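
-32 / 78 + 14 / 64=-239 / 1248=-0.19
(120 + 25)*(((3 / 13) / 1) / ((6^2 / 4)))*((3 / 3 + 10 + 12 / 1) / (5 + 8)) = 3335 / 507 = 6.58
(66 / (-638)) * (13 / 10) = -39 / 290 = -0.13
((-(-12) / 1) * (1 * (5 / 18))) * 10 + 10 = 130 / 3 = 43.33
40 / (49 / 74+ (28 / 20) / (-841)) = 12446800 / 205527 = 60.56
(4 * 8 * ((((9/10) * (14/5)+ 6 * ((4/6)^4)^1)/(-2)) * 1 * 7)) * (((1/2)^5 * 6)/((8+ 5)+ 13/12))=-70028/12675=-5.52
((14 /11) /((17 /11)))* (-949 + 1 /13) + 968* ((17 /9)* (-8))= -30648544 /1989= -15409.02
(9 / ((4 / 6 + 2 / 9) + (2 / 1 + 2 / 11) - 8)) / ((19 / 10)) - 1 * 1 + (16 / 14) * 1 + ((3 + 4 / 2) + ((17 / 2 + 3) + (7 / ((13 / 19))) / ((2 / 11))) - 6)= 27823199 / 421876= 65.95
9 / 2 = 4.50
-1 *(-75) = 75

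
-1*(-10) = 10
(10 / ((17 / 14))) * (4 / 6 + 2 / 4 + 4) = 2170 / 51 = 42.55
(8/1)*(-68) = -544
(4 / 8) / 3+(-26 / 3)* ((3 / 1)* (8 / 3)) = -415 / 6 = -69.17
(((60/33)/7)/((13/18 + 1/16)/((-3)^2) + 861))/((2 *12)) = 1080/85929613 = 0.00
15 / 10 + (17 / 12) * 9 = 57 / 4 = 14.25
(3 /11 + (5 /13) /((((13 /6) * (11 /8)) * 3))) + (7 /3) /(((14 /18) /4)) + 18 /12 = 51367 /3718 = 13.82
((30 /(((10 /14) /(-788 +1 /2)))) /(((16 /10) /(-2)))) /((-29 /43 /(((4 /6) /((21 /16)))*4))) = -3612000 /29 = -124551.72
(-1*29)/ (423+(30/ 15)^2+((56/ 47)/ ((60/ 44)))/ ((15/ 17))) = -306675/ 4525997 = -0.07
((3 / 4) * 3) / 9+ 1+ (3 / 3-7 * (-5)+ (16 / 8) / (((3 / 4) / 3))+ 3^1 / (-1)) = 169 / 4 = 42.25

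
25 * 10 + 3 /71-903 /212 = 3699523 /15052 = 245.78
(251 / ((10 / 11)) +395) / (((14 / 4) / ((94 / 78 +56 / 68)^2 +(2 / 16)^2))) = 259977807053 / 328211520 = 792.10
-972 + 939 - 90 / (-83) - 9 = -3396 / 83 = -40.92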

» PROBLEM STATEMENT
Once you have read the data, reproduce all of it exactly.

» WRITTEN SOLUTION
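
-32 / 78 + 14 / 64=-239 / 1248=-0.19
(120 + 25)*(((3 / 13) / 1) / ((6^2 / 4)))*((3 / 3 + 10 + 12 / 1) / (5 + 8)) = 3335 / 507 = 6.58
(66 / (-638)) * (13 / 10) = -39 / 290 = -0.13
((-(-12) / 1) * (1 * (5 / 18))) * 10 + 10 = 130 / 3 = 43.33
40 / (49 / 74+ (28 / 20) / (-841)) = 12446800 / 205527 = 60.56
(4 * 8 * ((((9/10) * (14/5)+ 6 * ((4/6)^4)^1)/(-2)) * 1 * 7)) * (((1/2)^5 * 6)/((8+ 5)+ 13/12))=-70028/12675=-5.52
((14 /11) /((17 /11)))* (-949 + 1 /13) + 968* ((17 /9)* (-8))= -30648544 /1989= -15409.02
(9 / ((4 / 6 + 2 / 9) + (2 / 1 + 2 / 11) - 8)) / ((19 / 10)) - 1 * 1 + (16 / 14) * 1 + ((3 + 4 / 2) + ((17 / 2 + 3) + (7 / ((13 / 19))) / ((2 / 11))) - 6)= 27823199 / 421876= 65.95
9 / 2 = 4.50
-1 *(-75) = 75

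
-1*(-10) = 10
(10 / ((17 / 14))) * (4 / 6 + 2 / 4 + 4) = 2170 / 51 = 42.55
(8/1)*(-68) = -544
(4 / 8) / 3+(-26 / 3)* ((3 / 1)* (8 / 3)) = -415 / 6 = -69.17
(((60/33)/7)/((13/18 + 1/16)/((-3)^2) + 861))/((2 *12)) = 1080/85929613 = 0.00
15 / 10 + (17 / 12) * 9 = 57 / 4 = 14.25
(3 /11 + (5 /13) /((((13 /6) * (11 /8)) * 3))) + (7 /3) /(((14 /18) /4)) + 18 /12 = 51367 /3718 = 13.82
((30 /(((10 /14) /(-788 +1 /2)))) /(((16 /10) /(-2)))) /((-29 /43 /(((4 /6) /((21 /16)))*4))) = -3612000 /29 = -124551.72
(-1*29)/ (423+(30/ 15)^2+((56/ 47)/ ((60/ 44)))/ ((15/ 17))) = -306675/ 4525997 = -0.07
((3 / 4) * 3) / 9+ 1+ (3 / 3-7 * (-5)+ (16 / 8) / (((3 / 4) / 3))+ 3^1 / (-1)) = 169 / 4 = 42.25

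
25 * 10 + 3 /71-903 /212 = 3699523 /15052 = 245.78
(251 / ((10 / 11)) +395) / (((14 / 4) / ((94 / 78 +56 / 68)^2 +(2 / 16)^2))) = 259977807053 / 328211520 = 792.10
-972 + 939 - 90 / (-83) - 9 = -3396 / 83 = -40.92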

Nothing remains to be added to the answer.